Work request — Pull every line that includes the word "gave" from the data.

Data records —

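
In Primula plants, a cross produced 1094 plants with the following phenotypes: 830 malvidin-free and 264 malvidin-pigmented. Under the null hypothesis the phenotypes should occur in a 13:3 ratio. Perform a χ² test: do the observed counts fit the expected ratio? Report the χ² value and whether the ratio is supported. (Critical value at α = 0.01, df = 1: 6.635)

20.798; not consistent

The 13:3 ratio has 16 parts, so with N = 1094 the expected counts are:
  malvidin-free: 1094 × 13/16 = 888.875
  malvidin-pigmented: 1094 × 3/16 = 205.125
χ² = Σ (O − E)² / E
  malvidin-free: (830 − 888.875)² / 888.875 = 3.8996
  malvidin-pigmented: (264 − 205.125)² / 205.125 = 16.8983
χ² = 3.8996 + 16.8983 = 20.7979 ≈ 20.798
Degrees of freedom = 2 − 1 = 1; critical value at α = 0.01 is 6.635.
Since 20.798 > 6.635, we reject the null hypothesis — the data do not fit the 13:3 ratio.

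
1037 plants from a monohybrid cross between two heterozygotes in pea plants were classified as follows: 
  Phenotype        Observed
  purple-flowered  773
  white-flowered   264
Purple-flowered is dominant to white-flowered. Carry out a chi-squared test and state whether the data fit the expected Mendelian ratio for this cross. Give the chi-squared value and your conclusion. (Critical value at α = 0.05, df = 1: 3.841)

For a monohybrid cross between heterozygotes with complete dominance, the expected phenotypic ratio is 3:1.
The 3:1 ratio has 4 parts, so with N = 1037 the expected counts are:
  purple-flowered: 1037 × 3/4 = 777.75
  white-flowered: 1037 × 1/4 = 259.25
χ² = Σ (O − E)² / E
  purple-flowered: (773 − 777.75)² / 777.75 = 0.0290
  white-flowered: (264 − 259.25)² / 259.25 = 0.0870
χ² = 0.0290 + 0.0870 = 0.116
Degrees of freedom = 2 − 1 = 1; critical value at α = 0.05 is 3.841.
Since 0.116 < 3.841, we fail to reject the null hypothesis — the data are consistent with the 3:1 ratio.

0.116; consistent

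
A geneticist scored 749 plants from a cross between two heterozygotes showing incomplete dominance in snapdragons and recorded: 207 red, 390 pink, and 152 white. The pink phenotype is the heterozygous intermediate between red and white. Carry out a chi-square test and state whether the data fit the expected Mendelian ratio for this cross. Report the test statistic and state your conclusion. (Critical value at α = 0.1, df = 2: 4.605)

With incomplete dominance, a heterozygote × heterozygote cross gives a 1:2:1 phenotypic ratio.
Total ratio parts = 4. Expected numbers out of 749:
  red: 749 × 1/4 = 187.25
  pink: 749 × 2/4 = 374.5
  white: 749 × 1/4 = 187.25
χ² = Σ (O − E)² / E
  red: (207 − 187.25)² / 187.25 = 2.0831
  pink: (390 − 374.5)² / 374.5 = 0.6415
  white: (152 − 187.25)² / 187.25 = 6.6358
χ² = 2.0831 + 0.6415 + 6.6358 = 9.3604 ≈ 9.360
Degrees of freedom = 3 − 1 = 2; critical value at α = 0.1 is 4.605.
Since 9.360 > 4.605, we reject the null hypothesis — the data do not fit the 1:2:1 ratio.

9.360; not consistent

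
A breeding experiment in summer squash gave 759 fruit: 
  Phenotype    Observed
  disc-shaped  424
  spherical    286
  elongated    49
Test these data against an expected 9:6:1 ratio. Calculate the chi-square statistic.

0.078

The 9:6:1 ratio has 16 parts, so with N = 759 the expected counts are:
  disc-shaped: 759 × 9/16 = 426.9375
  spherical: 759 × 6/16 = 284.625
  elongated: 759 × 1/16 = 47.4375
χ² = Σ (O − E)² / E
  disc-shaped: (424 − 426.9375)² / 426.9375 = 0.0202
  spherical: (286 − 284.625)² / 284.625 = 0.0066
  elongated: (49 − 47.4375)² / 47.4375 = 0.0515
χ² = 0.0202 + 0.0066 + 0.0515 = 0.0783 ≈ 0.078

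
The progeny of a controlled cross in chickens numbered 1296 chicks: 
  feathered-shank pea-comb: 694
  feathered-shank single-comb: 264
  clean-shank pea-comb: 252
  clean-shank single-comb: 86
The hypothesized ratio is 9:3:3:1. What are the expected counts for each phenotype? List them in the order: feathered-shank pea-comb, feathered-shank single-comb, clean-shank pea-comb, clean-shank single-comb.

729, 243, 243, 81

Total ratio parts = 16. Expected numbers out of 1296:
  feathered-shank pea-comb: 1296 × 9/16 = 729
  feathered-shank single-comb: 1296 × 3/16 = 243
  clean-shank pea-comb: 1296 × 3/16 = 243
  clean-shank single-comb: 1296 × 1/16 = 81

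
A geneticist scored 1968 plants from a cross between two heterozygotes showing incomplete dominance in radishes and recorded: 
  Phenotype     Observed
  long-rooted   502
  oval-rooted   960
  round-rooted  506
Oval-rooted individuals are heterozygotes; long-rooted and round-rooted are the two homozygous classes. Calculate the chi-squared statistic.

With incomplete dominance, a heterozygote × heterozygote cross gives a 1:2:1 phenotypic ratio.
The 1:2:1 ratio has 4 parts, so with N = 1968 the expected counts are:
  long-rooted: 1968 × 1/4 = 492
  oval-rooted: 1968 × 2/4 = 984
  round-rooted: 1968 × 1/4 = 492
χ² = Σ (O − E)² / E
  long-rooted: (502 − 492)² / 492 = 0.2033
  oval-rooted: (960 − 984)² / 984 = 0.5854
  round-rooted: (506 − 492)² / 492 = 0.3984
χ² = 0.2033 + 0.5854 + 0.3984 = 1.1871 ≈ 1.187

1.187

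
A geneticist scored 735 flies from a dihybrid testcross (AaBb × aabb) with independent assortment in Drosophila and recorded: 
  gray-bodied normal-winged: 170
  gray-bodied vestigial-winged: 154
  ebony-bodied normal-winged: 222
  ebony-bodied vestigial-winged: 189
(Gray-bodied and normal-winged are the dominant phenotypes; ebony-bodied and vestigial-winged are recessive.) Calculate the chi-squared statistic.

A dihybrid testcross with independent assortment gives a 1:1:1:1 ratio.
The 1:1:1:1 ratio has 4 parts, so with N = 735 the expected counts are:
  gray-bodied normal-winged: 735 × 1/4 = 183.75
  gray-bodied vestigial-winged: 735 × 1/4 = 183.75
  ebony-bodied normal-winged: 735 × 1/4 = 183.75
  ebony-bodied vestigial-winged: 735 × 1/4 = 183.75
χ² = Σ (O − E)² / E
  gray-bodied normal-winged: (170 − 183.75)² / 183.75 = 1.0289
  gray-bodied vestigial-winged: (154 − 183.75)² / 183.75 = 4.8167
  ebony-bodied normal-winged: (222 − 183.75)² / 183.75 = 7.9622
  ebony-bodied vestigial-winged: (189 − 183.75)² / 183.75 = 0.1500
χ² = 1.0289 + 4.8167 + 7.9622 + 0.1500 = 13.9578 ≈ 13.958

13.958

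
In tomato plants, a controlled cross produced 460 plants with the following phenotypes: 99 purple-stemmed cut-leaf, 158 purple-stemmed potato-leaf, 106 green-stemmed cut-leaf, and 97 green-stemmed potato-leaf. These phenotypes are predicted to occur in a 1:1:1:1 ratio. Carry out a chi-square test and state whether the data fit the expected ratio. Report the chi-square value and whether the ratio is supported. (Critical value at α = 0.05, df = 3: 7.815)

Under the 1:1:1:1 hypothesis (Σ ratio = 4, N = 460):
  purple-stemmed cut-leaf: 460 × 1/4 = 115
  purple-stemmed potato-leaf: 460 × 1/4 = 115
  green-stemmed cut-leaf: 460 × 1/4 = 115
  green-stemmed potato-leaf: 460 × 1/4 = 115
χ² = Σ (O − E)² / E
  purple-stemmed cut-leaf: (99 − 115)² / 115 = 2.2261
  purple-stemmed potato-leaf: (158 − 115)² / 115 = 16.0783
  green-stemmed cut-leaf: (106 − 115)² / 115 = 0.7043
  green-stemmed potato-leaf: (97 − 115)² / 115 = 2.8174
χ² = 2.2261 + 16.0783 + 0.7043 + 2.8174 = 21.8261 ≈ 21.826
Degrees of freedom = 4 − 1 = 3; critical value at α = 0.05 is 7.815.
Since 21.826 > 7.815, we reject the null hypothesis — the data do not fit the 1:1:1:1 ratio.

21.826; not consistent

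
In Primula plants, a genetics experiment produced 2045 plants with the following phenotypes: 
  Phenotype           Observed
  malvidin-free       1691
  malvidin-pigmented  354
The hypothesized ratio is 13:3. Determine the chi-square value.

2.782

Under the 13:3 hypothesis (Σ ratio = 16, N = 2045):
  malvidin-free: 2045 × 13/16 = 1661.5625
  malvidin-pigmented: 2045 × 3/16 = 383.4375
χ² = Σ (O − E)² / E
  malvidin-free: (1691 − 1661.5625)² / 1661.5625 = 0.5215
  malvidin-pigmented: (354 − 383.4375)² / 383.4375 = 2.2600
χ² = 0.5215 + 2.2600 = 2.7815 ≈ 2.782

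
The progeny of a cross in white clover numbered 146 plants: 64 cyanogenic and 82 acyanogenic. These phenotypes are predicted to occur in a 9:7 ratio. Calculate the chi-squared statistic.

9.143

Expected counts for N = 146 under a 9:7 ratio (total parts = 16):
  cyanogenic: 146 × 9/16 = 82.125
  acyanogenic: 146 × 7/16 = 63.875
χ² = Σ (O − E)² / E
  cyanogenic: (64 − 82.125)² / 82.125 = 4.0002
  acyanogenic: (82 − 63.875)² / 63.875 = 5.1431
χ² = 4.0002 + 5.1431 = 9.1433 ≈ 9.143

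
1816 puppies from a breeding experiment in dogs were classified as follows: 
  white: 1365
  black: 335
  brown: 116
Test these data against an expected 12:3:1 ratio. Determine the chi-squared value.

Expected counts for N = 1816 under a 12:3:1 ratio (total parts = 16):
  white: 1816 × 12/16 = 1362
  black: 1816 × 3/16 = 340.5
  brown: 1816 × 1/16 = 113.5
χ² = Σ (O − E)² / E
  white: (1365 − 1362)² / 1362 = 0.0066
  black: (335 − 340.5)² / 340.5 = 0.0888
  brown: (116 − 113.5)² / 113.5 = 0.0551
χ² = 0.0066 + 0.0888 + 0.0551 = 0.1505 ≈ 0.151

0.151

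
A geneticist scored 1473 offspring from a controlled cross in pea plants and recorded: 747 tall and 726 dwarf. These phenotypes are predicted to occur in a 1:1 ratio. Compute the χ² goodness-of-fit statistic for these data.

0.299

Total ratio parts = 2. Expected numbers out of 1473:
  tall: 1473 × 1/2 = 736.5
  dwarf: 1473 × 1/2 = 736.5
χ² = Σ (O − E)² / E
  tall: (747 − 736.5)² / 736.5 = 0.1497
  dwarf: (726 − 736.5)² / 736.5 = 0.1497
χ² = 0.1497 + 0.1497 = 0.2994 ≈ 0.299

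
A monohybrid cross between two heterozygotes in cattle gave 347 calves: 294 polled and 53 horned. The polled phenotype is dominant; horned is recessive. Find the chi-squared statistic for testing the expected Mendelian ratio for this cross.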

Result below —
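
A breeding experiment in summer squash gave 759 fruit: 
A monohybrid cross between two heterozygotes in cattle gave 347 calves: 294 polled and 53 horned. The polled phenotype is dominant; horned is recessive. Find the chi-squared statistic for testing the expected Mendelian ratio for this cross.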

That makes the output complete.